Show all lines of the listing that hold the word "theta".

*DATA*
++++

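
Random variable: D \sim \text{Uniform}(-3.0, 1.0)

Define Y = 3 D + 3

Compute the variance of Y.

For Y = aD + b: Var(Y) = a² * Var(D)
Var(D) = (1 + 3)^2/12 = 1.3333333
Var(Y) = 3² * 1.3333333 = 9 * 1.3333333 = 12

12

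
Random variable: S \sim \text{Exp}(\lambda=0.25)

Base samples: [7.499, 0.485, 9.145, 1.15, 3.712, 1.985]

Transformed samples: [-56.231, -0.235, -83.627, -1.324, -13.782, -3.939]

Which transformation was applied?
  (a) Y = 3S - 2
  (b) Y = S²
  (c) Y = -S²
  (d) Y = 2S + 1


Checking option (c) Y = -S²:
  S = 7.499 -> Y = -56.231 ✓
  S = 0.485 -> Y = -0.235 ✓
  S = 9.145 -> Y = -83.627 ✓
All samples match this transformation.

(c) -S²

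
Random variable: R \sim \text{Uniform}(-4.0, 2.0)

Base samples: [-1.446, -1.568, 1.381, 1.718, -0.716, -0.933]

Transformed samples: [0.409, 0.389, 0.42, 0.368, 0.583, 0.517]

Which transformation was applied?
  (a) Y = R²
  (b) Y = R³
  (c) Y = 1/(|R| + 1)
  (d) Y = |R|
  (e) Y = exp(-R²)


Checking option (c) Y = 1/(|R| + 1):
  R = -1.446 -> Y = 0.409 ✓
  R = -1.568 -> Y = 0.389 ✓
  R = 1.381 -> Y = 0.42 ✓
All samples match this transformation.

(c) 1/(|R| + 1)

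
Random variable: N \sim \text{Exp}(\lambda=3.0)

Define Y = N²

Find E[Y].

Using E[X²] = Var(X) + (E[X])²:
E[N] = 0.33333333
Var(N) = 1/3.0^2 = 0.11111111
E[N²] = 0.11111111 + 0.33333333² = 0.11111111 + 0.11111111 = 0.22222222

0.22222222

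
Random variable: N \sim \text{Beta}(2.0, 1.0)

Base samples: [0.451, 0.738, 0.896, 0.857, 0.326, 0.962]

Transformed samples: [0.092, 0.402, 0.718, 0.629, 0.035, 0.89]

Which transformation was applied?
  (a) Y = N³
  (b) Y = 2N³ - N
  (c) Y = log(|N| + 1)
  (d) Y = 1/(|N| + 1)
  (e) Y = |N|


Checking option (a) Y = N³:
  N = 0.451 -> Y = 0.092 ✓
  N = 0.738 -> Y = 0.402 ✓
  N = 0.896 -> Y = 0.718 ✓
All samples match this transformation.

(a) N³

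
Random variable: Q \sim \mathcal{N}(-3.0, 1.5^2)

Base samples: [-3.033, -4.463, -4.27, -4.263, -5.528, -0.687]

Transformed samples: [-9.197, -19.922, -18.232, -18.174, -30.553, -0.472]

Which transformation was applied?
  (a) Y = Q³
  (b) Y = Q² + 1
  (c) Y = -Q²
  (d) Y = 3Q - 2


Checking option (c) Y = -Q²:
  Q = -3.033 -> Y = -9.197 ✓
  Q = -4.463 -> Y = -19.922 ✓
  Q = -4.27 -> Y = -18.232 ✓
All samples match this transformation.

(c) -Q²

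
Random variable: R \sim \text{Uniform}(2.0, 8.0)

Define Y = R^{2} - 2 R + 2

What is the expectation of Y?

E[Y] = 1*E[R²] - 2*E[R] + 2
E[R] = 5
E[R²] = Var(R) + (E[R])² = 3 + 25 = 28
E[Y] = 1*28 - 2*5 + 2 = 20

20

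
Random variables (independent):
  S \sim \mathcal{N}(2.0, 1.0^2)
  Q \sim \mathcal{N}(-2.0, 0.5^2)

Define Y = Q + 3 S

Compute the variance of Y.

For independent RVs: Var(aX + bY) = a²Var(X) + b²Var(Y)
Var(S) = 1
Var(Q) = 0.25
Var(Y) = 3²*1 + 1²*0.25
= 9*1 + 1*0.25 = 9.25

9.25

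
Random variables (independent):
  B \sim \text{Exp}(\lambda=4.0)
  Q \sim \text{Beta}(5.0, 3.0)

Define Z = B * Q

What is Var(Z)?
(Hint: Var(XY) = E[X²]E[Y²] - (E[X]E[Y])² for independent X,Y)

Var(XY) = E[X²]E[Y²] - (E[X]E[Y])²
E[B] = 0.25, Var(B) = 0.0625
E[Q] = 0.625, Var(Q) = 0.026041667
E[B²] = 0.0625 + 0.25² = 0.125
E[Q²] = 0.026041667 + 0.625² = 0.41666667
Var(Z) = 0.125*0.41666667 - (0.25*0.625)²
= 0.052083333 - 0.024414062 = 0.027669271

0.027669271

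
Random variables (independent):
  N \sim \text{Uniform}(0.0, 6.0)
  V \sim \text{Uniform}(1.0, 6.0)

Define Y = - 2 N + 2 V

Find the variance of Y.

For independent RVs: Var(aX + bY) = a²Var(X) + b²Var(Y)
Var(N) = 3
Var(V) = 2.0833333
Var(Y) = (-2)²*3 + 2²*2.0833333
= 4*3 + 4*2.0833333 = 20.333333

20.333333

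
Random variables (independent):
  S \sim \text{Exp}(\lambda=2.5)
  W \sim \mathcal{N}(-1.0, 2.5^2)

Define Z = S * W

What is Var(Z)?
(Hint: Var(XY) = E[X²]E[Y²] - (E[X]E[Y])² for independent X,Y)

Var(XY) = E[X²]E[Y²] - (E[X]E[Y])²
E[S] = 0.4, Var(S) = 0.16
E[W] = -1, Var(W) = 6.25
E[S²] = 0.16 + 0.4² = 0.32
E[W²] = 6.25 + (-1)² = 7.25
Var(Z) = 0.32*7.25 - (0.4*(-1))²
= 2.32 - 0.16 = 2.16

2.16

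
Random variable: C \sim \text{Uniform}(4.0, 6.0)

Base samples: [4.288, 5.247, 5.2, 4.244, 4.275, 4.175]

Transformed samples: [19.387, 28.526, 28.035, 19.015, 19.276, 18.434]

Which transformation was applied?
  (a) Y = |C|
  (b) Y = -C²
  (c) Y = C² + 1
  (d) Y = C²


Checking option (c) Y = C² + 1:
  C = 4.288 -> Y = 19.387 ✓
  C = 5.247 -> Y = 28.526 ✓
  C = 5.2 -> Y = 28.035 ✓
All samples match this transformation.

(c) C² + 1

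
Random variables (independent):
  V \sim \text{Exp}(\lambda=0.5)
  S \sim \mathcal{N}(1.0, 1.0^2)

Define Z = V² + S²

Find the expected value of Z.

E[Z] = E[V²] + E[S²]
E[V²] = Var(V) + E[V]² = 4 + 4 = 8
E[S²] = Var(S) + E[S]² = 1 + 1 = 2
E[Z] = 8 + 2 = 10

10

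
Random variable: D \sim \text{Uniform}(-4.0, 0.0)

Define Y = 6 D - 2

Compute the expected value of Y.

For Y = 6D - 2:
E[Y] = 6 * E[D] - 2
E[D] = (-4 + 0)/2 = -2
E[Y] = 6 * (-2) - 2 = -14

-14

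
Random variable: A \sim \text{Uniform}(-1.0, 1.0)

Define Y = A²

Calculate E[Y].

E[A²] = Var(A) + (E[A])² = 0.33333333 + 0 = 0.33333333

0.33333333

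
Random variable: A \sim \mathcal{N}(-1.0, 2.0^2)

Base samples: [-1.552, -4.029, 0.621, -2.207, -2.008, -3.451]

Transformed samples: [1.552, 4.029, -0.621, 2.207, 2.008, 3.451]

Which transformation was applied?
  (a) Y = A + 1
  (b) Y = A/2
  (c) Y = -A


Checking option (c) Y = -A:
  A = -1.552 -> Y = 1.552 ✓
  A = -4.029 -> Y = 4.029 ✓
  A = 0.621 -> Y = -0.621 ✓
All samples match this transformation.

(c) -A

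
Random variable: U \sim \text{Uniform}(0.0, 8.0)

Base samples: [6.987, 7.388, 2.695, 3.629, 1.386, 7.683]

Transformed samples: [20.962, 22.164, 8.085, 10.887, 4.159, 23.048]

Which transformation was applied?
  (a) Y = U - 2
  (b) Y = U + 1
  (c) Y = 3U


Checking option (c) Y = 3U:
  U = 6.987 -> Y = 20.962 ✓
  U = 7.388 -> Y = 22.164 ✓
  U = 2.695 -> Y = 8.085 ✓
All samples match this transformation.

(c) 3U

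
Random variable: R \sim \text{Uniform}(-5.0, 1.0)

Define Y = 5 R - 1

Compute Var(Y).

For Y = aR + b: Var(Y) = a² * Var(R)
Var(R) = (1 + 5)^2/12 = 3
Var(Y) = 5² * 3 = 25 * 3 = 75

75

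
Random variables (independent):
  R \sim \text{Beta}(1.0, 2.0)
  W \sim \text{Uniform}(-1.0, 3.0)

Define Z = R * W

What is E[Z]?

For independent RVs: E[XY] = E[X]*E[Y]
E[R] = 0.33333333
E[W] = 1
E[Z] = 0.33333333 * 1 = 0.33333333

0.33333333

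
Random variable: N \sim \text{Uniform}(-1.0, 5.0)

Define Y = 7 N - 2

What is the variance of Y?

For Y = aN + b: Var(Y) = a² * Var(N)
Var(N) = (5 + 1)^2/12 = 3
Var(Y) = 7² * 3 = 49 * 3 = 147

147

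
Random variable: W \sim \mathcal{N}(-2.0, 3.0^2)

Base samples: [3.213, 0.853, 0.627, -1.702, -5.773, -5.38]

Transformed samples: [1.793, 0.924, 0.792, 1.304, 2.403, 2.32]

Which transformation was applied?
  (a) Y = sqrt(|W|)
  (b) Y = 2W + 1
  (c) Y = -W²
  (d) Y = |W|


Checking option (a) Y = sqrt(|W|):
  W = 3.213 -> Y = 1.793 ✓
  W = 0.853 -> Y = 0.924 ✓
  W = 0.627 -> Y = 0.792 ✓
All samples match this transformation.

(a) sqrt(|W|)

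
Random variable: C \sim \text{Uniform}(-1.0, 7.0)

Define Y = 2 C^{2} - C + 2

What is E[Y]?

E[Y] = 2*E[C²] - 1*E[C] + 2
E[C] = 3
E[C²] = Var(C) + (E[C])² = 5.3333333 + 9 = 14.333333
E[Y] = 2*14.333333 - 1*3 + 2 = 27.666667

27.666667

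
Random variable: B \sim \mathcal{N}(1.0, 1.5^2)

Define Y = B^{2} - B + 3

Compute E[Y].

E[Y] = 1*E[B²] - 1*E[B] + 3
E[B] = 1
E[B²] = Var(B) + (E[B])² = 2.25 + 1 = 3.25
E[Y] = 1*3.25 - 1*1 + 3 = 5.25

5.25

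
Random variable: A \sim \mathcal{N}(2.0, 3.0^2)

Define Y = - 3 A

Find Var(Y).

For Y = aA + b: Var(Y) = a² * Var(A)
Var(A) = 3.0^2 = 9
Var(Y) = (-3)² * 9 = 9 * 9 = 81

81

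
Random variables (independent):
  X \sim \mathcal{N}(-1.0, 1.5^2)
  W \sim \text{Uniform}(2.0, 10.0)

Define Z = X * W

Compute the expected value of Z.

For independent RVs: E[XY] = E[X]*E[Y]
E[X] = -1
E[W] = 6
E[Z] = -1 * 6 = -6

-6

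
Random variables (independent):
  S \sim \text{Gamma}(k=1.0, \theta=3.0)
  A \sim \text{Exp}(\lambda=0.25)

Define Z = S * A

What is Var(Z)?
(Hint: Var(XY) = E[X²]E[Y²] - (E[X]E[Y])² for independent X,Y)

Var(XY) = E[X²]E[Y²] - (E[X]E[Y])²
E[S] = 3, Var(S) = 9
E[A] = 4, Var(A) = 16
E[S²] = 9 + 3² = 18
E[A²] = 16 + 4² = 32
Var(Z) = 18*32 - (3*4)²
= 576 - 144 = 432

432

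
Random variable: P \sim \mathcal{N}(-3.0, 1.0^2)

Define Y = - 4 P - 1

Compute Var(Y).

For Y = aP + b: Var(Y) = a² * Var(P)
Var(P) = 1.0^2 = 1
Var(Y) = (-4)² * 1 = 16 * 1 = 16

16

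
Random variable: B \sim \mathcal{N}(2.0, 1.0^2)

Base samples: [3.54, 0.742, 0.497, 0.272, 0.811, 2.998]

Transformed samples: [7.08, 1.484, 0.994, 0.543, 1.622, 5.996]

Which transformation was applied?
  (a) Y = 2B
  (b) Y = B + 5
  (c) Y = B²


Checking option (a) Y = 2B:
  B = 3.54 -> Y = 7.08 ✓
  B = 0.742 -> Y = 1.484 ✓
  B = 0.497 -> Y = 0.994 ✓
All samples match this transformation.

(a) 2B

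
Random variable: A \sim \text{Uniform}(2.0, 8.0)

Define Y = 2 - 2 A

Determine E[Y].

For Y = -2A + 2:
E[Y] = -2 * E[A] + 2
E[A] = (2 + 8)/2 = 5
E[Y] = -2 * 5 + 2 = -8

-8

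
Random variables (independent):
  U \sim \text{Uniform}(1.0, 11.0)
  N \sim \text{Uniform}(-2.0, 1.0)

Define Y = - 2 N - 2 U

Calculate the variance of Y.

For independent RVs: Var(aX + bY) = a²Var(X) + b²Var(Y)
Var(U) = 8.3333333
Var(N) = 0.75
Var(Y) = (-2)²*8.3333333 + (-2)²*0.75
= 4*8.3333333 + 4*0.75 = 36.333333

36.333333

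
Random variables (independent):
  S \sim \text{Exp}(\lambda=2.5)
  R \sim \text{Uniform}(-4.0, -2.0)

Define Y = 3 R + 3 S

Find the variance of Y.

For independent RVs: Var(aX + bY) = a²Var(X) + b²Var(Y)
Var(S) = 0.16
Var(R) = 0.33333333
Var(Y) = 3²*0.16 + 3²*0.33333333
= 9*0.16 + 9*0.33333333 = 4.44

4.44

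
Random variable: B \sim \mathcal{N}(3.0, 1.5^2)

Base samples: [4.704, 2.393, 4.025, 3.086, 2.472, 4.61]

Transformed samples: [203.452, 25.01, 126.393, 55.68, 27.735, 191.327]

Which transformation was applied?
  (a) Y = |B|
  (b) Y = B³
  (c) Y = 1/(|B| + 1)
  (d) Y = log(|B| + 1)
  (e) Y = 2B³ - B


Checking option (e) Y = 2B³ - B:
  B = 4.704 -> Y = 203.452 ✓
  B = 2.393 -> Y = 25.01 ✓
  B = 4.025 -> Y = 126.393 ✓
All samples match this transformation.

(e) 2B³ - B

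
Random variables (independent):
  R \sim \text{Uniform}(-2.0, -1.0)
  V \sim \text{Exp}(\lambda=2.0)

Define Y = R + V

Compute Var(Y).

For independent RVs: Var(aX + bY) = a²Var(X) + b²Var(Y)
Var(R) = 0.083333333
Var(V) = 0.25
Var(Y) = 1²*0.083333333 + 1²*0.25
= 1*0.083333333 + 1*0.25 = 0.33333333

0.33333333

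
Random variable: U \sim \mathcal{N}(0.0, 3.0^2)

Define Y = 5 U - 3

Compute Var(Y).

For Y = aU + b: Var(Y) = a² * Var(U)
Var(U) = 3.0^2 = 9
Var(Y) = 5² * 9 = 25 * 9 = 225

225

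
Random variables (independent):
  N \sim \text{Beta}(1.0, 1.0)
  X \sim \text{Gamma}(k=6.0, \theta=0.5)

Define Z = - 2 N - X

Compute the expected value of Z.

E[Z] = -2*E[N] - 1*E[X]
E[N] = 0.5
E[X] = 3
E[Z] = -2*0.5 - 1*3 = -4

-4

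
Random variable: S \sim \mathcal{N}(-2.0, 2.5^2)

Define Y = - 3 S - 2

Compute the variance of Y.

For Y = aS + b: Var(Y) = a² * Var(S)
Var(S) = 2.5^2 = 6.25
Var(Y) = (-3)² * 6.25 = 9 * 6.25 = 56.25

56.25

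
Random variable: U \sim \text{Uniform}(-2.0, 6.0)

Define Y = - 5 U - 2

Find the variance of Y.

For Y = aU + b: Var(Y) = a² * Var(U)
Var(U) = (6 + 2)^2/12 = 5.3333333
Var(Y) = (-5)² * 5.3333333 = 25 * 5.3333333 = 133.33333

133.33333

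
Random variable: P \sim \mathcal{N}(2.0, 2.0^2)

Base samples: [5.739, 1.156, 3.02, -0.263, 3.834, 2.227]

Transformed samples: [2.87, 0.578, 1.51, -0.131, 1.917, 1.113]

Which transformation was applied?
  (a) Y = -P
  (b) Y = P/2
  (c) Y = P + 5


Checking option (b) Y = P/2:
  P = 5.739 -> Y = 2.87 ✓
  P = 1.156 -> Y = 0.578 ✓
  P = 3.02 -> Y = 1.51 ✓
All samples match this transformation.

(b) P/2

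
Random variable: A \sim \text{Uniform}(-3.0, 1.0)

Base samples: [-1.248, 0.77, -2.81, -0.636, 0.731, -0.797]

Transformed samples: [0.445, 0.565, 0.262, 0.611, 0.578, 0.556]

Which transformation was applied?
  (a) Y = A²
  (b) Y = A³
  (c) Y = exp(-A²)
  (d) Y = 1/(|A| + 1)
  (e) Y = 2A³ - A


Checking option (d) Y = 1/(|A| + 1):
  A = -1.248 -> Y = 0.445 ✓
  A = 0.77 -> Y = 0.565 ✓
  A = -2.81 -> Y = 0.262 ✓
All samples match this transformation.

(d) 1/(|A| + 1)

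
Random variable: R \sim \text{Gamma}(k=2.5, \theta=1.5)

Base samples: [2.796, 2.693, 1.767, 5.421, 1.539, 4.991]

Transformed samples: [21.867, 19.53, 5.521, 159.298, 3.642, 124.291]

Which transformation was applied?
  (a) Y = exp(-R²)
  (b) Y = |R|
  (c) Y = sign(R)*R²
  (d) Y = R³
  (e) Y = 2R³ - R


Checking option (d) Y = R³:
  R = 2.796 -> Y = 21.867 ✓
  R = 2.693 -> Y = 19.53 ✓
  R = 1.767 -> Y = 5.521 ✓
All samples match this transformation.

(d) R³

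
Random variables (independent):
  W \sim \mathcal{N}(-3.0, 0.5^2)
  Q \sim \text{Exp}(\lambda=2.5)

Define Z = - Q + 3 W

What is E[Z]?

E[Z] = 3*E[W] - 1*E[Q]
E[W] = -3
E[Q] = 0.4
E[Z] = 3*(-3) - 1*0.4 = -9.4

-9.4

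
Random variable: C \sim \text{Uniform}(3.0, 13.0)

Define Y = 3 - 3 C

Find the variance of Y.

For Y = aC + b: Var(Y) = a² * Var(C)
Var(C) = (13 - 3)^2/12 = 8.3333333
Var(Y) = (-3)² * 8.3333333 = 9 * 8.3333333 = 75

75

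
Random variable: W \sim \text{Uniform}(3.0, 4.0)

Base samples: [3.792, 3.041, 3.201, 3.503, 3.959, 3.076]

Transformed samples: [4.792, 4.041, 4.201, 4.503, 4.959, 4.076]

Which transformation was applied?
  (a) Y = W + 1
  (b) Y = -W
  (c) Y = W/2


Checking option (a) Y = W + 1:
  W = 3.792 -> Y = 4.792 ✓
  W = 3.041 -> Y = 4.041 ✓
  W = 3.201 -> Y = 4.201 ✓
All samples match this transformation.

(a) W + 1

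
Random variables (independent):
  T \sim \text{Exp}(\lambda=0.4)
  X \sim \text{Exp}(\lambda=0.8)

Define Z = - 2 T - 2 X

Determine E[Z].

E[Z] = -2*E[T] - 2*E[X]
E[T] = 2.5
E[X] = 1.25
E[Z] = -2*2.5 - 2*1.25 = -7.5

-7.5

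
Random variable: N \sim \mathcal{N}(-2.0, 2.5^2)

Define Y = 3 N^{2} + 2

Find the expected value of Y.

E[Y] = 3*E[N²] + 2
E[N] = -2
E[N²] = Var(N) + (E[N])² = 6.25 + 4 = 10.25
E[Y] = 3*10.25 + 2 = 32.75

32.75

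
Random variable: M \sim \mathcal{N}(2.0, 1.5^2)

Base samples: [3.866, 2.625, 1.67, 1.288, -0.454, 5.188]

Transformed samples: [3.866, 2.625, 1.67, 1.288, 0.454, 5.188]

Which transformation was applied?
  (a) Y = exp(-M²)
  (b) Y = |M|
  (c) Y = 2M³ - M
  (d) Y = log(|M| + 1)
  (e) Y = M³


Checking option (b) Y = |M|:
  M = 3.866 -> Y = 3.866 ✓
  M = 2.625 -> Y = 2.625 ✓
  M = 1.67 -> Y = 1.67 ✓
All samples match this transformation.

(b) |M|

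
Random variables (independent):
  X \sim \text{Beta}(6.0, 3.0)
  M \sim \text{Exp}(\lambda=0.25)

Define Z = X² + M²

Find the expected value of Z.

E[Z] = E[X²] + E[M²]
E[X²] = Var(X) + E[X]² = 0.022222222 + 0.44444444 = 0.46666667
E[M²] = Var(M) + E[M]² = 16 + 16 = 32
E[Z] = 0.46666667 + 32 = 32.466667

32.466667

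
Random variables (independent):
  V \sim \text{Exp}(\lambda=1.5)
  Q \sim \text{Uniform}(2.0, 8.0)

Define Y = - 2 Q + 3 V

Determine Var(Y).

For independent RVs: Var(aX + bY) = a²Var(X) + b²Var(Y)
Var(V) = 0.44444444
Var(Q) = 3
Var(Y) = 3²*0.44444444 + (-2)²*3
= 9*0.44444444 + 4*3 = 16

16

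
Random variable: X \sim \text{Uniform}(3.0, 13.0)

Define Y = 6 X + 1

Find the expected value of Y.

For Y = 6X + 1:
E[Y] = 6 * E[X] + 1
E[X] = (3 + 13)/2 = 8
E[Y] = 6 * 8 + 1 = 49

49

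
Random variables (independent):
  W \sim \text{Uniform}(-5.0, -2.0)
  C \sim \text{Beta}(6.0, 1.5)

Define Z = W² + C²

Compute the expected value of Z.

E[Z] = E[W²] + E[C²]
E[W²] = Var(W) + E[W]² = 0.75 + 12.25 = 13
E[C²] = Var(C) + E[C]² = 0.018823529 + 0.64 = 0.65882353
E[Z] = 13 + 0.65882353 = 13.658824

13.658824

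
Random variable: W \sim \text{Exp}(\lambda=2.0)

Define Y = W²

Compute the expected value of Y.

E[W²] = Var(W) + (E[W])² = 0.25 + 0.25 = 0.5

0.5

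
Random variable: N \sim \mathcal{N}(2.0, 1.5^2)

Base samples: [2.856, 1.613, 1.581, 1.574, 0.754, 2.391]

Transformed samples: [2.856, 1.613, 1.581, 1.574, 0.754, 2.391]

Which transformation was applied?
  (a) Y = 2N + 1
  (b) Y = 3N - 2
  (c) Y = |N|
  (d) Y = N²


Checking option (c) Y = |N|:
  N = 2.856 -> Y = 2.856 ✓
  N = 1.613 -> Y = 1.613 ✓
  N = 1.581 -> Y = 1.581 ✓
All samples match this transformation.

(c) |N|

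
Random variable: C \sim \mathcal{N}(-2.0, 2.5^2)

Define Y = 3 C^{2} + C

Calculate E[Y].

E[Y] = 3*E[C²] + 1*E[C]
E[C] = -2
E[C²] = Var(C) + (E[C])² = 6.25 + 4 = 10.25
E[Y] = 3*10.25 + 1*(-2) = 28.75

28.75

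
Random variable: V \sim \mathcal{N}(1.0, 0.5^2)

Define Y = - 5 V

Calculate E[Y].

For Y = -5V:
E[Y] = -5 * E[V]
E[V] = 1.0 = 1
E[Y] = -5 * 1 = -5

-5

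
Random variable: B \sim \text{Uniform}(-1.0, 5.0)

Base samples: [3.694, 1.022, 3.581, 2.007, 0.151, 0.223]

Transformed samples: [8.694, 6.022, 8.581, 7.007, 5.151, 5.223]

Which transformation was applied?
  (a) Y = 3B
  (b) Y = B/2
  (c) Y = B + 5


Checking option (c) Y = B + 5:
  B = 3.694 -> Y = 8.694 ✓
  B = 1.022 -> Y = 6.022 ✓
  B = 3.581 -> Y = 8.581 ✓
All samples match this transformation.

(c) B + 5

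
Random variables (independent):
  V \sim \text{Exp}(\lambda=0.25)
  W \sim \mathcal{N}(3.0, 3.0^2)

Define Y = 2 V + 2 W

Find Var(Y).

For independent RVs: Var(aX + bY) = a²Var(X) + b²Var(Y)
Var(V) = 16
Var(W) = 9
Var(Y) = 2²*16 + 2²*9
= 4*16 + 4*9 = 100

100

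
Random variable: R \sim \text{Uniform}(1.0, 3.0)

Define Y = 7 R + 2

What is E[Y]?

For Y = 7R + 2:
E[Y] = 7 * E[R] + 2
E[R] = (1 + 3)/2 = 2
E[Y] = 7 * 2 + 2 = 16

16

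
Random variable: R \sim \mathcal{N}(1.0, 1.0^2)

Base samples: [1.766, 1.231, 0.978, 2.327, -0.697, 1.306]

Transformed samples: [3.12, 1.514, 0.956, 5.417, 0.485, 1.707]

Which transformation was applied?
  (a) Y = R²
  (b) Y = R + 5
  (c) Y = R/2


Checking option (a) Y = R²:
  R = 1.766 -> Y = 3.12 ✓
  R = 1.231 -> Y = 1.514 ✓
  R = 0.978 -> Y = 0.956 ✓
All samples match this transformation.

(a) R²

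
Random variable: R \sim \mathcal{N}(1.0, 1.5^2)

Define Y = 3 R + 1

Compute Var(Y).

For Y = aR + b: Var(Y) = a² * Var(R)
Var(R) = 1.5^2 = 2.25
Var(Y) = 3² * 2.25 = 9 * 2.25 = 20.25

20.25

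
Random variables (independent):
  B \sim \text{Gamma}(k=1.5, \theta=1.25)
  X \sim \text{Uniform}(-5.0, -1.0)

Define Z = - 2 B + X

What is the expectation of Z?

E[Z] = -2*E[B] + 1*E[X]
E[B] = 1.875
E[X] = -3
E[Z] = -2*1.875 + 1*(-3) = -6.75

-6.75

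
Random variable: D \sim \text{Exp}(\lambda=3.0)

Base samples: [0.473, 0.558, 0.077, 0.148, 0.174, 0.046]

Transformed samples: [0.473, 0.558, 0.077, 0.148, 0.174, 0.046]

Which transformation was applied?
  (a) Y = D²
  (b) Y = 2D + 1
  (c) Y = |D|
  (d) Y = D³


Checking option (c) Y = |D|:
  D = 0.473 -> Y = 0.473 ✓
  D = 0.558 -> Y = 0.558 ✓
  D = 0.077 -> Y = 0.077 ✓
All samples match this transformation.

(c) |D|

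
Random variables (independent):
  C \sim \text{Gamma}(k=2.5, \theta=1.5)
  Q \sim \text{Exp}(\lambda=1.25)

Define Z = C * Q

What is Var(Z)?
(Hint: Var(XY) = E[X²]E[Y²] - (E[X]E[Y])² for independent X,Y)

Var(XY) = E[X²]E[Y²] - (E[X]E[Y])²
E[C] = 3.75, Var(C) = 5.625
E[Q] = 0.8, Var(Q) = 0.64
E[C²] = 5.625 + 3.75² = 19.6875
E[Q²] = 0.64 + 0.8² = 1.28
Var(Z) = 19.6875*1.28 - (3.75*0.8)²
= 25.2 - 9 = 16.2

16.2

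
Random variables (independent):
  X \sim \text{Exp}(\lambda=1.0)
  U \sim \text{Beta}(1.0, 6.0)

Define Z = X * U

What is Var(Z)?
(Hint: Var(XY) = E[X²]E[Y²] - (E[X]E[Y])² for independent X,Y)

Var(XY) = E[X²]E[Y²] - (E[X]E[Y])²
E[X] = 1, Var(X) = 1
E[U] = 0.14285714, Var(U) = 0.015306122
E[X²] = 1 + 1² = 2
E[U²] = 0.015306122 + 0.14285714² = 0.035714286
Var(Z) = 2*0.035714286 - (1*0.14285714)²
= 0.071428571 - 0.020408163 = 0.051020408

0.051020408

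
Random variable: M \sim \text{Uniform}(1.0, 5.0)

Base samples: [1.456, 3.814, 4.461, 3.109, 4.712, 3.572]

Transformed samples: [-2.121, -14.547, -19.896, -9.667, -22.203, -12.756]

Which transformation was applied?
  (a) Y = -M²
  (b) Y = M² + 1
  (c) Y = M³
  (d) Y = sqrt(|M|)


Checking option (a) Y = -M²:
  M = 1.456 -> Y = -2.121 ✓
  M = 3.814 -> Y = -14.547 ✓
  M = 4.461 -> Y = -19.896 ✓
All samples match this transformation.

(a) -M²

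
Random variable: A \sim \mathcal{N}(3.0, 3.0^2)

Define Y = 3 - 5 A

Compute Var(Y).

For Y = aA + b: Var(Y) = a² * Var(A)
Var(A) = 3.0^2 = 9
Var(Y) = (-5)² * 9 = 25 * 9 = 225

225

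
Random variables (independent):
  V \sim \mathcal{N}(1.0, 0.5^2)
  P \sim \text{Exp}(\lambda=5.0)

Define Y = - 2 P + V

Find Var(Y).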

++++

*RESPONSE BELOW*
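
  S \sim \text{Gamma}(k=1.0, \theta=3.0)
  X \sim \text{Gamma}(k=6.0, \theta=0.5)
Random variable: R \sim \text{Gamma}(k=2.5, \theta=1.5)
  B \sim \text{Gamma}(k=1.5, \theta=1.25)
  C \sim \text{Gamma}(k=2.5, \theta=1.5)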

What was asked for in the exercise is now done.